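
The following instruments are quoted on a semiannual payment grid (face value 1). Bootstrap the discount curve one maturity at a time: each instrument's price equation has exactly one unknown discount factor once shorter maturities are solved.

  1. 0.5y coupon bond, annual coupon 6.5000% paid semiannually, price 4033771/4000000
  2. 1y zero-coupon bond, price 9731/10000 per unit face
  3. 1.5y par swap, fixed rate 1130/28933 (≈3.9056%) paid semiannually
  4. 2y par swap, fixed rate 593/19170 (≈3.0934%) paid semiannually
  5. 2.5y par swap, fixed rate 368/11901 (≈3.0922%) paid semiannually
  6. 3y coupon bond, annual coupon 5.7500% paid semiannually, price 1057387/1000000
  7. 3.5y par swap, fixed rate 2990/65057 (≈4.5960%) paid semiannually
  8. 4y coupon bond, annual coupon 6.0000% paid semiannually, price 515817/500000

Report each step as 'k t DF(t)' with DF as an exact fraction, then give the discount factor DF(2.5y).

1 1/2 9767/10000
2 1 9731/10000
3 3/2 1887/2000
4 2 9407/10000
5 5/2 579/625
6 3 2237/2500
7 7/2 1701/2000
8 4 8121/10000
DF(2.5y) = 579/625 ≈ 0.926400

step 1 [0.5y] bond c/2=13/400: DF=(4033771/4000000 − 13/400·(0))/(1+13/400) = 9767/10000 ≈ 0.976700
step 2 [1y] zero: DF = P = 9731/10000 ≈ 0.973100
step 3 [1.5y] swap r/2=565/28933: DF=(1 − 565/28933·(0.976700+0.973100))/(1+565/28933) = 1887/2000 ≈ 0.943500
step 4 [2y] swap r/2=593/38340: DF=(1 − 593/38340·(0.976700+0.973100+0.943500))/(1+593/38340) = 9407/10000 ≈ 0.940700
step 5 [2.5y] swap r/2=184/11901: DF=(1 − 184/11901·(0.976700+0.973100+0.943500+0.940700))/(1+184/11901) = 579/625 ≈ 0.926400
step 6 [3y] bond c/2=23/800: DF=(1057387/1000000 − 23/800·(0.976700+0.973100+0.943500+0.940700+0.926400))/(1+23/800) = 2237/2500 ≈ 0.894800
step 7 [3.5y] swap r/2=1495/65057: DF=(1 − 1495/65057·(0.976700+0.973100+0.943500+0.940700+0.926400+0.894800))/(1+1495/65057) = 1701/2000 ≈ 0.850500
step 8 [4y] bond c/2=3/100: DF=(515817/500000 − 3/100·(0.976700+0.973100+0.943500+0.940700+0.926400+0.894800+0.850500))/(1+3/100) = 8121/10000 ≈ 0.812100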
* * *
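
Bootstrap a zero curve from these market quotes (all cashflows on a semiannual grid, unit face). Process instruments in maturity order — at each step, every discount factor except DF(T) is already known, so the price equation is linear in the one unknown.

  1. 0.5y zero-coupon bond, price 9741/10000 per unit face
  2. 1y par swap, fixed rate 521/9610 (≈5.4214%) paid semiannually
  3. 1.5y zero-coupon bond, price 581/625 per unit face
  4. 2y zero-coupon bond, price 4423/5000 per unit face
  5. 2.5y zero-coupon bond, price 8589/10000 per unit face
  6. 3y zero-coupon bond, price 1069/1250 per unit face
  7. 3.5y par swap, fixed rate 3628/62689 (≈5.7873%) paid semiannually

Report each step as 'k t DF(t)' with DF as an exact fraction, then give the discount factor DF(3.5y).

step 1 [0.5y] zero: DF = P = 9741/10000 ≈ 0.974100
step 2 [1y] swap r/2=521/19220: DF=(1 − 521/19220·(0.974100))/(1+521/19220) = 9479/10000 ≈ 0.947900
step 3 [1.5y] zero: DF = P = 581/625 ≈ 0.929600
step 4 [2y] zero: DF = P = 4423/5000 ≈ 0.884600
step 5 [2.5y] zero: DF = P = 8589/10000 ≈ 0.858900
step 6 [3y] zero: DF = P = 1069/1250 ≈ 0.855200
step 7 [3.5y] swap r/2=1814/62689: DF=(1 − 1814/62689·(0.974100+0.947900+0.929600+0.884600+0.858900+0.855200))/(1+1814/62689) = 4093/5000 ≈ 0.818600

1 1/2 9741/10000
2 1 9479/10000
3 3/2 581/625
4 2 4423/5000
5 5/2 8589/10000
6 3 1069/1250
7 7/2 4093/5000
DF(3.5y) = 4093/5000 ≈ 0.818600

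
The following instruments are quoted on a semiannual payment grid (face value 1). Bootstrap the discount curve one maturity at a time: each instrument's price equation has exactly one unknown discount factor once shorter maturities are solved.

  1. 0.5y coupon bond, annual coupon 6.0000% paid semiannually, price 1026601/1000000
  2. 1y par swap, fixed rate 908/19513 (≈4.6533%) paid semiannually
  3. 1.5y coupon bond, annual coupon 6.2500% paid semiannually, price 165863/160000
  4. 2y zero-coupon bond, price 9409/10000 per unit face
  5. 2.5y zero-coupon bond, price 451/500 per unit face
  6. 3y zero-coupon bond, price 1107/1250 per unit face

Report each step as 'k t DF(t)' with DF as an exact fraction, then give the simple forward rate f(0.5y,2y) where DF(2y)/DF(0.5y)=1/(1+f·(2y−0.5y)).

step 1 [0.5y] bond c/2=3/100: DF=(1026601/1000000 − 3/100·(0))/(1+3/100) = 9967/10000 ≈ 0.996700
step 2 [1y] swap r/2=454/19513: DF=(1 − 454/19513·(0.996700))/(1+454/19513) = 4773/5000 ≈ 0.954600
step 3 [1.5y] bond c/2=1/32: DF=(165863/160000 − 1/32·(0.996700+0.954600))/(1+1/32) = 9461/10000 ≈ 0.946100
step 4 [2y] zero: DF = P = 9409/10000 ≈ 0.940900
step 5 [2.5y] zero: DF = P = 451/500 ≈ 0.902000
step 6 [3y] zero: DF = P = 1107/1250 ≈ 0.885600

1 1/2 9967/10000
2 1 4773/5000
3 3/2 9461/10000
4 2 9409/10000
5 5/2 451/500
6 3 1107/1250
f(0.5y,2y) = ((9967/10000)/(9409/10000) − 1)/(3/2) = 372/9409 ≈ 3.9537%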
...
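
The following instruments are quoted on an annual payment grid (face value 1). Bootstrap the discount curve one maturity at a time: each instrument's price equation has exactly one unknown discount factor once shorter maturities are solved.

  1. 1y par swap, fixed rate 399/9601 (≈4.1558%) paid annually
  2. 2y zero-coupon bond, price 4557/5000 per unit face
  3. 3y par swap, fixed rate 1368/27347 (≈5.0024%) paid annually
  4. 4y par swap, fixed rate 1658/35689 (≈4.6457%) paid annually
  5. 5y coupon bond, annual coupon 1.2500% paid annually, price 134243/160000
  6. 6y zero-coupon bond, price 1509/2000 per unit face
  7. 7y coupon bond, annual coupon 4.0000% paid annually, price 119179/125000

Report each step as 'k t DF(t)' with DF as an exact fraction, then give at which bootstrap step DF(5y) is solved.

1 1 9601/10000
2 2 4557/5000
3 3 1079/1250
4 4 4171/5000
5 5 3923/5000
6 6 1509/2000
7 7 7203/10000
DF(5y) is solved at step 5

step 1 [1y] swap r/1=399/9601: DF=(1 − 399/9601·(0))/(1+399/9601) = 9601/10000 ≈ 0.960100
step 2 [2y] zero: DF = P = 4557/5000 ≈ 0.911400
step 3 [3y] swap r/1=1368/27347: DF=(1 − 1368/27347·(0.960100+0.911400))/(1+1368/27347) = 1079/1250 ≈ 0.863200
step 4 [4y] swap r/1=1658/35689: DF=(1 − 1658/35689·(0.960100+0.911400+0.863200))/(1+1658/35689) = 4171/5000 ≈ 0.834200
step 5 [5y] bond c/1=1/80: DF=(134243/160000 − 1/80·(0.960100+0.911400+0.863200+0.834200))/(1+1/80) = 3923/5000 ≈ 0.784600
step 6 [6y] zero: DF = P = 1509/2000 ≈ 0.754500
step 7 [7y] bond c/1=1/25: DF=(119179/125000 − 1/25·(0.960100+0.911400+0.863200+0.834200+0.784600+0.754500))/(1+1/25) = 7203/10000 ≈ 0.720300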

Exercise details: Using only the entries above, output the line with "1. 0.5y coupon bond, annual coupon 6.0000%", the line with "4. 2y zero-coupon bond, price 9409/10000", and all lines between them, exactly as they stand.

Solution:
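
  1. 0.5y coupon bond, annual coupon 6.0000% paid semiannually, price 1026601/1000000
  2. 1y par swap, fixed rate 908/19513 (≈4.6533%) paid semiannually
  3. 1.5y coupon bond, annual coupon 6.2500% paid semiannually, price 165863/160000
  4. 2y zero-coupon bond, price 9409/10000 per unit face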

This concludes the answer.